# To do
Only lines with the word "input" belong in the answer; copy them from the records below.

......

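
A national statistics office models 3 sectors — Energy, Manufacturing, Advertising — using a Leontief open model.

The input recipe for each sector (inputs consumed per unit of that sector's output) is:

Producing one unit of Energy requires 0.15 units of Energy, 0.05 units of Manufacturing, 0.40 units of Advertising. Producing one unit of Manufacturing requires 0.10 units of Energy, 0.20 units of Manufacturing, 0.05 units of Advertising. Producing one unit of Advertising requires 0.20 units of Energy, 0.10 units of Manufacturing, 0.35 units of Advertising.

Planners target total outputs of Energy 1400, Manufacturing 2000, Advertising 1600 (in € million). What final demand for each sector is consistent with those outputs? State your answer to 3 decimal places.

I − A =
  [   0.85    -0.10    -0.20]
  [  -0.05     0.80    -0.10]
  [  -0.40    -0.05     0.65]
d = (I − A) x:
  d_1 = (+0.85)·1400 + (-0.10)·2000 + (-0.20)·1600 = 670.000
  d_2 = (-0.05)·1400 + (+0.80)·2000 + (-0.10)·1600 = 1370.000
  d_3 = (-0.40)·1400 + (-0.05)·2000 + (+0.65)·1600 = 380.000

d_1 = 670.000, d_2 = 1370.000, d_3 = 380.000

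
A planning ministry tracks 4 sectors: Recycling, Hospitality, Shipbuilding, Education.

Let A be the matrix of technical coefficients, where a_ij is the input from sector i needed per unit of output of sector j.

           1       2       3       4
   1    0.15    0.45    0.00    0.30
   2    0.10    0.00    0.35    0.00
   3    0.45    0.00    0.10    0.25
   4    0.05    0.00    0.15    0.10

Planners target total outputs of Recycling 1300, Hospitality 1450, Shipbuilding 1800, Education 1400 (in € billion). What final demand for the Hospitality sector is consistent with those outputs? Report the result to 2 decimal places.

I − A =
  [   0.85    -0.45     0.00    -0.30]
  [  -0.10     1.00    -0.35     0.00]
  [  -0.45     0.00     0.90    -0.25]
  [  -0.05     0.00    -0.15     0.90]
d = (I − A) x:
  d_1 = (+0.85)·1300 + (-0.45)·1450 + (+0.00)·1800 + (-0.30)·1400 = 32.50
  d_2 = (-0.10)·1300 + (+1.00)·1450 + (-0.35)·1800 + (+0.00)·1400 = 690.00
  d_3 = (-0.45)·1300 + (+0.00)·1450 + (+0.90)·1800 + (-0.25)·1400 = 685.00
  d_4 = (-0.05)·1300 + (+0.00)·1450 + (-0.15)·1800 + (+0.90)·1400 = 925.00

d_2 = 690.00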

......

# Task answer
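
The input recipe for each sector (inputs consumed per unit of that sector's output) is:
Let A be the matrix of technical coefficients, where a_ij is the input from sector i needed per unit of output of sector j.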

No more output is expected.